- **Task instructions**:
In full and without alteration, give the listing again.
═══ Provided entries
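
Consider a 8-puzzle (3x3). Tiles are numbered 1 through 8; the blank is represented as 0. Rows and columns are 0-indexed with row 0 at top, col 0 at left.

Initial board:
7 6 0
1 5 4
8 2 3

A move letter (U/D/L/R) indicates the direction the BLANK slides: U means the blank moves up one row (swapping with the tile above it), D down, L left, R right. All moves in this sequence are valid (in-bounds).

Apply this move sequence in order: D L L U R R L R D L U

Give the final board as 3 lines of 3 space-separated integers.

After move 1 (D):
7 6 4
1 5 0
8 2 3

After move 2 (L):
7 6 4
1 0 5
8 2 3

After move 3 (L):
7 6 4
0 1 5
8 2 3

After move 4 (U):
0 6 4
7 1 5
8 2 3

After move 5 (R):
6 0 4
7 1 5
8 2 3

After move 6 (R):
6 4 0
7 1 5
8 2 3

After move 7 (L):
6 0 4
7 1 5
8 2 3

After move 8 (R):
6 4 0
7 1 5
8 2 3

After move 9 (D):
6 4 5
7 1 0
8 2 3

After move 10 (L):
6 4 5
7 0 1
8 2 3

After move 11 (U):
6 0 5
7 4 1
8 2 3

Answer: 6 0 5
7 4 1
8 2 3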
══════
- **Written answer**:
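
Consider a 8-puzzle (3x3). Tiles are numbered 1 through 8; the blank is represented as 0. Rows and columns are 0-indexed with row 0 at top, col 0 at left.

Initial board:
7 6 0
1 5 4
8 2 3

A move letter (U/D/L/R) indicates the direction the BLANK slides: U means the blank moves up one row (swapping with the tile above it), D down, L left, R right. All moves in this sequence are valid (in-bounds).

Apply this move sequence in order: D L L U R R L R D L U

Give the final board as 3 lines of 3 space-separated integers.

After move 1 (D):
7 6 4
1 5 0
8 2 3

After move 2 (L):
7 6 4
1 0 5
8 2 3

After move 3 (L):
7 6 4
0 1 5
8 2 3

After move 4 (U):
0 6 4
7 1 5
8 2 3

After move 5 (R):
6 0 4
7 1 5
8 2 3

After move 6 (R):
6 4 0
7 1 5
8 2 3

After move 7 (L):
6 0 4
7 1 5
8 2 3

After move 8 (R):
6 4 0
7 1 5
8 2 3

After move 9 (D):
6 4 5
7 1 0
8 2 3

After move 10 (L):
6 4 5
7 0 1
8 2 3

After move 11 (U):
6 0 5
7 4 1
8 2 3

Answer: 6 0 5
7 4 1
8 2 3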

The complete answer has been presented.